** Source data follows **

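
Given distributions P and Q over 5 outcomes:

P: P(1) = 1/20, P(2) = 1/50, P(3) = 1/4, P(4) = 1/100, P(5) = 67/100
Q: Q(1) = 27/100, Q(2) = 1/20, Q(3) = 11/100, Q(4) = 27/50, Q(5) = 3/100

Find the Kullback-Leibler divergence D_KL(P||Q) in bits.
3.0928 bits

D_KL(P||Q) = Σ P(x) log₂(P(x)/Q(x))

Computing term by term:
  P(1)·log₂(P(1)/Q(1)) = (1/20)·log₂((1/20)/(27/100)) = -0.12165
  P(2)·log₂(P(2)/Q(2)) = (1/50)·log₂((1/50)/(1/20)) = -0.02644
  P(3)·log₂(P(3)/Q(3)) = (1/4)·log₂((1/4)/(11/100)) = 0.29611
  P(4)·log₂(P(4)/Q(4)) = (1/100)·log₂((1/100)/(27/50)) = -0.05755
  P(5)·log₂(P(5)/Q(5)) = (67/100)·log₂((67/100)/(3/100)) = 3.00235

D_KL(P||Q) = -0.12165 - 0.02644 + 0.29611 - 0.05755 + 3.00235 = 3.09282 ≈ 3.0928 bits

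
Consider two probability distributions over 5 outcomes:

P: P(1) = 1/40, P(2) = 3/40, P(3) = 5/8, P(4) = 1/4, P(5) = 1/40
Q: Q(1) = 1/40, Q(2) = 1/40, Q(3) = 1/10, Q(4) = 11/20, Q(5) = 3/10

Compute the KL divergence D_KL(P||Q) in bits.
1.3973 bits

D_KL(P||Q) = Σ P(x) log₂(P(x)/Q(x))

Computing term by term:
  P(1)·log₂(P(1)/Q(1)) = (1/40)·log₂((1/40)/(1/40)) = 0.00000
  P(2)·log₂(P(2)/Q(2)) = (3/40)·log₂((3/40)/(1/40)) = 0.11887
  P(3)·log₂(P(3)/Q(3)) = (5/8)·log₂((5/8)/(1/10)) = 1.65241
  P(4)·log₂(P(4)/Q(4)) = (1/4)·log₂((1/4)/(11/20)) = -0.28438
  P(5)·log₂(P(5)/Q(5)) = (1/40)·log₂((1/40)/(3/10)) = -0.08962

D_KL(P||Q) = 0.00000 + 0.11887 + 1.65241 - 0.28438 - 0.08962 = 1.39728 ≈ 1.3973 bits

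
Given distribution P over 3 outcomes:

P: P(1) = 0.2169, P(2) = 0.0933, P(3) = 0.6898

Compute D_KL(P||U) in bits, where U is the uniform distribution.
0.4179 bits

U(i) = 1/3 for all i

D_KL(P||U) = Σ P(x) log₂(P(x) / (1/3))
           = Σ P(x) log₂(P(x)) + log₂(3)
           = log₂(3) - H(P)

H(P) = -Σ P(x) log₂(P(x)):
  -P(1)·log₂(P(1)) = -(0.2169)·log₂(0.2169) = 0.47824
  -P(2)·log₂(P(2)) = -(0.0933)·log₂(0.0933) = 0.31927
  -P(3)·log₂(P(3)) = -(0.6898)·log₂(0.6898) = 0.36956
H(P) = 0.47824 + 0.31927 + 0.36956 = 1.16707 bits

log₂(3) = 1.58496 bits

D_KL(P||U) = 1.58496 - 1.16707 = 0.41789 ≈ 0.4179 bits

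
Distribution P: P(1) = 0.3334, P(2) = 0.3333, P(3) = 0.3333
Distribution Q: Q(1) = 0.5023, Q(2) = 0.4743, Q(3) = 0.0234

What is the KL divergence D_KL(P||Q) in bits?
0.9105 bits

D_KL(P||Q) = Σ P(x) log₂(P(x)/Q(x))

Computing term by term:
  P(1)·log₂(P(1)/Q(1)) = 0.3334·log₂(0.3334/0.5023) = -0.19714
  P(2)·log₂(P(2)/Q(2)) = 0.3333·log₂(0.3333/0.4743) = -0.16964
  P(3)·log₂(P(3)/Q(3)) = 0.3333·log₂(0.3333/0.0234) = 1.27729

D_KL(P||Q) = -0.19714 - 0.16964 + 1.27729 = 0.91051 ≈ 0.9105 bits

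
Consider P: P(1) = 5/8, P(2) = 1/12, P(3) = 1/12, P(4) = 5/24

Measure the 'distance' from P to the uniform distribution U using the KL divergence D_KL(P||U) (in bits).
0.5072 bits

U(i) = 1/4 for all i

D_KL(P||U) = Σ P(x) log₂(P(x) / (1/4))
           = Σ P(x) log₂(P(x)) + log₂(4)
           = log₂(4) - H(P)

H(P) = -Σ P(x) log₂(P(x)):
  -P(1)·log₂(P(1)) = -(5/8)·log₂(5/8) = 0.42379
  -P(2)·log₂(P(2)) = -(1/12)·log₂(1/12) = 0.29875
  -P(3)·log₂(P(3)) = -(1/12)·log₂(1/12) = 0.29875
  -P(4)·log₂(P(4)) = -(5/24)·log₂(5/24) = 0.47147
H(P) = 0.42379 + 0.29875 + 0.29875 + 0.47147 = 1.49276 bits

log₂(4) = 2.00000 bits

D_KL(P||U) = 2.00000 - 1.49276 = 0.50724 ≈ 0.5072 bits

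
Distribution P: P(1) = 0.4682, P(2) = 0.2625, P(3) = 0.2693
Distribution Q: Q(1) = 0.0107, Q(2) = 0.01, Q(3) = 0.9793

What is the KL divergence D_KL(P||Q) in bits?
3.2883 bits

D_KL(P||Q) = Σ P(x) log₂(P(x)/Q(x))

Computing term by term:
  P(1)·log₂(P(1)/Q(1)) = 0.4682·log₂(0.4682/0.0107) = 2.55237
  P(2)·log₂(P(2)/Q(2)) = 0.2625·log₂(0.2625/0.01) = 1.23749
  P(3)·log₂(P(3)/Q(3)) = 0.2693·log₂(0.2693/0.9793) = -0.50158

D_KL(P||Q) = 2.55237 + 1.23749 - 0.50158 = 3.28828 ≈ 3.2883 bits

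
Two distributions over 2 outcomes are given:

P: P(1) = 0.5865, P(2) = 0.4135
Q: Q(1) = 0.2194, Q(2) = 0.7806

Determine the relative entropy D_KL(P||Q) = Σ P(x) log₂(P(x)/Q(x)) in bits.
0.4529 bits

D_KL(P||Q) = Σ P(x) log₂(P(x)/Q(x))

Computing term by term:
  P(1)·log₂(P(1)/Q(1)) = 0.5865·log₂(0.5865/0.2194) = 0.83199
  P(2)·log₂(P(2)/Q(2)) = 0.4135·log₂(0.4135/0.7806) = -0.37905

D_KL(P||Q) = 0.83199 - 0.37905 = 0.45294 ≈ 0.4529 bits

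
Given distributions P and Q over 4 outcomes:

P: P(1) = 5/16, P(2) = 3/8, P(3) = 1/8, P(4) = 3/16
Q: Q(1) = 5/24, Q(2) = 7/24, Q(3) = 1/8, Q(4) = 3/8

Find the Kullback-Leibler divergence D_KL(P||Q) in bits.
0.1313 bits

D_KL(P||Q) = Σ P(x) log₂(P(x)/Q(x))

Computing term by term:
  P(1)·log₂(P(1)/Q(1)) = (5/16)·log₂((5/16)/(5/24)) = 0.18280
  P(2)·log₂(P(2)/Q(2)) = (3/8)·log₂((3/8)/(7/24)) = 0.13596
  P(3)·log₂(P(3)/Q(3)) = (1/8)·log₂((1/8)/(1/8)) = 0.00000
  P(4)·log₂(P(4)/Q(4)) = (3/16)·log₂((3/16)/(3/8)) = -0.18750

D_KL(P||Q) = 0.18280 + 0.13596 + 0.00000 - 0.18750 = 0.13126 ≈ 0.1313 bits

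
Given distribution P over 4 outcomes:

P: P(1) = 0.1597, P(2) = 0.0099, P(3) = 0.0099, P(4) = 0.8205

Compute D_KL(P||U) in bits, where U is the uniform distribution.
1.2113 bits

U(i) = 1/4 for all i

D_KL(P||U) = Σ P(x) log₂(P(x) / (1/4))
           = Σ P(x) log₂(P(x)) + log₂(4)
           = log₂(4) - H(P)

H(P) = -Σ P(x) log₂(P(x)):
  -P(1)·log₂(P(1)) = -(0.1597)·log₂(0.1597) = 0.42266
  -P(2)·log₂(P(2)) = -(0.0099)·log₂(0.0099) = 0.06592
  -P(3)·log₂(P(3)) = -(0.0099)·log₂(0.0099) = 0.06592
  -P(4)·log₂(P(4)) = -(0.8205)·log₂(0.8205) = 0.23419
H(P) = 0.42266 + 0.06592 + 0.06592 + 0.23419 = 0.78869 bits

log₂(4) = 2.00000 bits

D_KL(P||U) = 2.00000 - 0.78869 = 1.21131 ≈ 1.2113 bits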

** End of Source data **

Exercise prompt:
Pull out every line holding "distributions" from the records above, and copy it.

Written response:
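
Given distributions P and Q over 5 outcomes:
Consider two probability distributions over 5 outcomes:
Two distributions over 2 outcomes are given:
Given distributions P and Q over 4 outcomes: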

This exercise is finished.